>>>
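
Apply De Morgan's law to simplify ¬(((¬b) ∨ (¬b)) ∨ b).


De Morgan: the negation of a disjunction is the conjunction of the negations.
Distribute ¬ across ∨, flipping it to ∧, and negate each literal.

(b ∧ b) ∧ (¬b)


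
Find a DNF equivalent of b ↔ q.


Step 1: b ↔ q is true exactly when both agree: (b ∧ q) ∨ (¬b ∧ ¬q).

(b ∧ q) ∨ ((¬b) ∧ (¬q))


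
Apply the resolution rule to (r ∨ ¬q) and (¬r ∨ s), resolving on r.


The clauses contain complementary literals r and ¬r.
Resolution eliminates this pair and disjoins the remaining literals (merging duplicates).

(¬q ∨ s)


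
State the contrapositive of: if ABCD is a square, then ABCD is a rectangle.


The contrapositive of (P → Q) is (¬Q → ¬P); it is logically equivalent to the original.
Here P = 'ABCD is a square' and Q = 'ABCD is a rectangle'.

If not (ABCD is a rectangle), then not (ABCD is a square).


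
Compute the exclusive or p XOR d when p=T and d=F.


Exclusive or is true when exactly one operand is true.
Substitute: p=T, d=F.
T XOR F evaluates to T.

T


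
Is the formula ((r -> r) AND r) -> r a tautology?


Build the truth table over {r}:
r | φ
-----
F | T
T | T
Every row evaluates to true.

Yes, it is a tautology.


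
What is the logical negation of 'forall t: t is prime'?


¬(forall x: φ) = exists x: ¬φ, and ¬(exists x: φ) = forall x: ¬φ.
Apply to the universal statement.

exists t: ~(t is prime)


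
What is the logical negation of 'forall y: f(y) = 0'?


¬(forall x: φ) = exists x: ¬φ, and ¬(exists x: φ) = forall x: ¬φ.
Apply to the universal statement.

exists y: ~(f(y) = 0)


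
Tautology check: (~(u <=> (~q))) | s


Build the truth table over {q, s, u}:
q | s | u | φ
-------------
False | False | False | True
True | False | False | False
False | True | False | True
True | True | False | True
False | False | True | False
True | False | True | True
False | True | True | True
True | True | True | True
Counterexample at row 2: with q=True, s=False, u=False, the formula is False.

No, it is not a tautology.


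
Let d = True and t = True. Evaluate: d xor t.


Exclusive or is true when exactly one operand is true.
Substitute: d=True, t=True.
True xor True evaluates to False.

False


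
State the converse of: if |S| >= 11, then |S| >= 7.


The converse of (P → Q) is (Q → P). It is not in general equivalent to the original.
Here P = '|S| >= 11' and Q = '|S| >= 7'.

If |S| >= 7, then |S| >= 11.


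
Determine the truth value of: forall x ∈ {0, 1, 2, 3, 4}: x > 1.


Evaluate the predicate on each element: 0:False, 1:False, 2:True, 3:True, 4:True.
Counterexample x = 0 fails the predicate.

False


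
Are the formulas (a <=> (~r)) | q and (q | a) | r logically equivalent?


Compare truth tables:
a | q | r | φ | ψ
-----------------
False | False | False | False | False
True | False | False | True | True
False | True | False | True | True
True | True | False | True | True
False | False | True | True | True
True | False | True | False | True
False | True | True | True | True
True | True | True | True | True
They differ at row 6 (a=True, q=False, r=True): φ=False but ψ=True.

No, they are not logically equivalent.


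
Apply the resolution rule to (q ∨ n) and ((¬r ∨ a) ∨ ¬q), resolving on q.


The clauses contain complementary literals q and ¬q.
Resolution eliminates this pair and disjoins the remaining literals (merging duplicates).

((n ∨ a) ∨ ¬r)


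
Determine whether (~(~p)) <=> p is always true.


Build the truth table over {p}:
p | φ
-----
False | True
True | True
Every row evaluates to true.

Yes, it is a tautology.


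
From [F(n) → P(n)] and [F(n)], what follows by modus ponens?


Modus ponens: from (P → Q) and P, infer Q.
P = 'F(n)' is asserted, and P → Q holds, so Q follows.

P(n).


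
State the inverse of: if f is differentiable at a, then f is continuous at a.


The inverse of (P → Q) is (¬P → ¬Q). It is equivalent to the converse, not to the original.
Here P = 'f is differentiable at a' and Q = 'f is continuous at a'.

If not (f is differentiable at a), then not (f is continuous at a).


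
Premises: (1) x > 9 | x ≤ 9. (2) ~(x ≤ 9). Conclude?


Disjunctive syllogism: from (P ∨ Q) and ¬P, infer Q.
One disjunct, 'x ≤ 9', is ruled out; the other must hold.

x > 9


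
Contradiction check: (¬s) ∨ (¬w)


Truth table over {s, w}:
s | w | φ
---------
F | F | T
T | F | T
F | T | T
T | T | F
Satisfying assignment at row 1: s=F, w=F gives T.

No, it is not a contradiction.


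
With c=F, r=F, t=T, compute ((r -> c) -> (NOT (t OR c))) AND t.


Substitute c=F, r=F, t=T:
r -> c = F -> F = T
t OR c = T OR F = T
NOT (t OR c) = F
(r -> c) -> (NOT (t OR c)) = T -> F = F
((r -> c) -> (NOT (t OR c))) AND t = F AND T = F

F


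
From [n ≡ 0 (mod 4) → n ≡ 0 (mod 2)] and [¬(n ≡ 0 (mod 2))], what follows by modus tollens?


Modus tollens: from (P → Q) and ¬Q, infer ¬P.
Q = 'n ≡ 0 (mod 2)' is denied; since P → Q, P must also fail.

Not (n ≡ 0 (mod 4)).


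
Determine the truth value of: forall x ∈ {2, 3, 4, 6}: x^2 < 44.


Evaluate the predicate on each element: 2:True, 3:True, 4:True, 6:True.
Every element satisfies the predicate.

True


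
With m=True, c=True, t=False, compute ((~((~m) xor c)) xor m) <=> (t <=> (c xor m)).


Substitute m=True, c=True, t=False:
~m = False
(~m) xor c = False xor True = True
~((~m) xor c) = False
(~((~m) xor c)) xor m = False xor True = True
c xor m = True xor True = False
t <=> (c xor m) = False <=> False = True
((~((~m) xor c)) xor m) <=> (t <=> (c xor m)) = True <=> True = True

True


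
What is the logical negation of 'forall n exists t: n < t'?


Negation flips each quantifier (∀↔∃) and negates the inner predicate.
¬(forall n exists t: φ) = exists n forall t: ¬φ.

exists n forall t: ~(n < t)


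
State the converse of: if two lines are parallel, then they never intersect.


The converse of (P → Q) is (Q → P). It is not in general equivalent to the original.
Here P = 'two lines are parallel' and Q = 'they never intersect'.

If they never intersect, then two lines are parallel.


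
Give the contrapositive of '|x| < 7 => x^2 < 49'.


The contrapositive of (P → Q) is (¬Q → ¬P); it is logically equivalent to the original.
Here P = '|x| < 7' and Q = 'x^2 < 49'.

If not (x^2 < 49), then not (|x| < 7).


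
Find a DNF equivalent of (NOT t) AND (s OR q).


Step 1: Distribute ∧ over ∨: (¬t) ∧ (s ∨ q) = ((¬t) ∧ s) ∨ ((¬t) ∧ q).

((NOT t) AND s) OR ((NOT t) AND q)


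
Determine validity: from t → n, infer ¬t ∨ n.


This matches the form of material implication: the conclusion follows in every model of the premises.

Valid.


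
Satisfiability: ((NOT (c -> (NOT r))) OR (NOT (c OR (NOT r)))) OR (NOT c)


Search for a satisfying assignment over {c, r}.
Try c=F, r=F: the formula evaluates to T.
A satisfying assignment exists.

Satisfiable.


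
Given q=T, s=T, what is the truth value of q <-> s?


Biconditional is true when both operands have the same truth value.
Substitute: q=T, s=T.
T <-> T evaluates to T.

T


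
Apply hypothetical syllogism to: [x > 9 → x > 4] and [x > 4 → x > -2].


Hypothetical syllogism: from (P → Q) and (Q → R), infer (P → R).
Chain the two implications through the shared middle term 'x > 4'.

x > 9 → x > -2


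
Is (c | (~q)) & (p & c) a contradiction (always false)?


Truth table over {c, p, q}:
c | p | q | φ
-------------
False | False | False | False
True | False | False | False
False | True | False | False
True | True | False | True
False | False | True | False
True | False | True | False
False | True | True | False
True | True | True | True
Satisfying assignment at row 4: c=True, p=True, q=False gives True.

No, it is not a contradiction.


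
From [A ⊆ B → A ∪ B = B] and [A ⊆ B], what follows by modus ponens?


Modus ponens: from (P → Q) and P, infer Q.
P = 'A ⊆ B' is asserted, and P → Q holds, so Q follows.

A ∪ B = B.


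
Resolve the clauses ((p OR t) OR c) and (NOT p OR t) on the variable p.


The clauses contain complementary literals p and NOTp.
Resolution eliminates this pair and disjoins the remaining literals (merging duplicates).

(t OR c)


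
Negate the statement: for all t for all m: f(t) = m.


Negation flips each quantifier (∀↔∃) and negates the inner predicate.
¬(for all t for all m: φ) = there exists t there exists m: ¬φ.

there exists t there exists m: NOT(f(t) = m)


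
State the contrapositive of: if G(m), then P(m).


The contrapositive of (P → Q) is (¬Q → ¬P); it is logically equivalent to the original.
Here P = 'G(m)' and Q = 'P(m)'.

If not (P(m)), then not (G(m)).


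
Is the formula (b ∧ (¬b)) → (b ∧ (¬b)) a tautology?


Build the truth table over {b}:
b | φ
-----
F | T
T | T
Every row evaluates to true.

Yes, it is a tautology.


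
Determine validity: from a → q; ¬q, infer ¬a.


This matches the form of modus tollens: the conclusion follows in every model of the premises.

Valid.


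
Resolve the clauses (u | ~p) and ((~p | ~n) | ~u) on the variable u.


The clauses contain complementary literals u and ~u.
Resolution eliminates this pair and disjoins the remaining literals (merging duplicates).

(~p | ~n)


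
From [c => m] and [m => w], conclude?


Hypothetical syllogism: from (P → Q) and (Q → R), infer (P → R).
Chain the two implications through the shared middle term 'm'.

c => w


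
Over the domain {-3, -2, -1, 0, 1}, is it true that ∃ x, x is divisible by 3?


Evaluate the predicate on each element: -3:T, -2:F, -1:F, 0:T, 1:F.
Witness x = -3 satisfies the predicate.

T


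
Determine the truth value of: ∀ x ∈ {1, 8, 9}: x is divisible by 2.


Evaluate the predicate on each element: 1:F, 8:T, 9:F.
Counterexample x = 1 fails the predicate.

F


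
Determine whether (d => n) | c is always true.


Build the truth table over {c, d, n}:
c | d | n | φ
-------------
False | False | False | True
True | False | False | True
False | True | False | False
True | True | False | True
False | False | True | True
True | False | True | True
False | True | True | True
True | True | True | True
Counterexample at row 3: with c=False, d=True, n=False, the formula is False.

No, it is not a tautology.


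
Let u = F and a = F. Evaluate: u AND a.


Conjunction is true only when both operands are true.
Substitute: u=F, a=F.
F AND F evaluates to F.

F


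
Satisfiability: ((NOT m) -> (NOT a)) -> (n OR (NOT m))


Search for a satisfying assignment over {a, m, n}.
Try a=F, m=F, n=F: the formula evaluates to T.
A satisfying assignment exists.

Satisfiable.


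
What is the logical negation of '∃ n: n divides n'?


¬(∀ x: φ) = ∃ x: ¬φ, and ¬(∃ x: φ) = ∀ x: ¬φ.
Apply to the existential statement.

∀ n: ¬(n divides n)


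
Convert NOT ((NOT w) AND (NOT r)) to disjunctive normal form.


Step 1: Apply De Morgan: ¬((¬w) ∧ (¬r)) = ¬(¬w) ∨ ¬(¬r).
Step 2: Eliminate any double negations (¬¬X = X).

w OR r


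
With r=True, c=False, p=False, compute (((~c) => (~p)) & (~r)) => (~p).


Substitute r=True, c=False, p=False:
~c = True
~p = True
(~c) => (~p) = True => True = True
~r = False
((~c) => (~p)) & (~r) = True & False = False
~p = True
(((~c) => (~p)) & (~r)) => (~p) = False => True = True

True


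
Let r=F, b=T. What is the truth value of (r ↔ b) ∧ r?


Substitute r=F, b=T:
r ↔ b = F ↔ T = F
(r ↔ b) ∧ r = F ∧ F = F

F


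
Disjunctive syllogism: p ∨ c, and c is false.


Disjunctive syllogism: from (P ∨ Q) and ¬P, infer Q.
One disjunct, 'c', is ruled out; the other must hold.

p


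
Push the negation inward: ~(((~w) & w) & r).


De Morgan: the negation of a conjunction is the disjunction of the negations.
Distribute ~ across &, flipping it to |, and negate each literal.

(w | (~w)) | (~r)


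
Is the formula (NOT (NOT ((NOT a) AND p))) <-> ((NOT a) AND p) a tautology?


Build the truth table over {a, p}:
a | p | φ
---------
F | F | T
T | F | T
F | T | T
T | T | T
Every row evaluates to true.

Yes, it is a tautology.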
<<<
▶ [Problem to work on]: Beginning at the line that holds "Convert NOT ((NOT", copy every line through the end of the entries exactly as given, and only those lines.

▶ [Solution to this task]:
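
Convert NOT ((NOT w) AND (NOT r)) to disjunctive normal form.


Step 1: Apply De Morgan: ¬((¬w) ∧ (¬r)) = ¬(¬w) ∨ ¬(¬r).
Step 2: Eliminate any double negations (¬¬X = X).

w OR r


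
With r=True, c=False, p=False, compute (((~c) => (~p)) & (~r)) => (~p).


Substitute r=True, c=False, p=False:
~c = True
~p = True
(~c) => (~p) = True => True = True
~r = False
((~c) => (~p)) & (~r) = True & False = False
~p = True
(((~c) => (~p)) & (~r)) => (~p) = False => True = True

True


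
Let r=F, b=T. What is the truth value of (r ↔ b) ∧ r?


Substitute r=F, b=T:
r ↔ b = F ↔ T = F
(r ↔ b) ∧ r = F ∧ F = F

F


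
Disjunctive syllogism: p ∨ c, and c is false.


Disjunctive syllogism: from (P ∨ Q) and ¬P, infer Q.
One disjunct, 'c', is ruled out; the other must hold.

p


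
Push the negation inward: ~(((~w) & w) & r).


De Morgan: the negation of a conjunction is the disjunction of the negations.
Distribute ~ across &, flipping it to |, and negate each literal.

(w | (~w)) | (~r)


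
Is the formula (NOT (NOT ((NOT a) AND p))) <-> ((NOT a) AND p) a tautology?


Build the truth table over {a, p}:
a | p | φ
---------
F | F | T
T | F | T
F | T | T
T | T | T
Every row evaluates to true.

Yes, it is a tautology.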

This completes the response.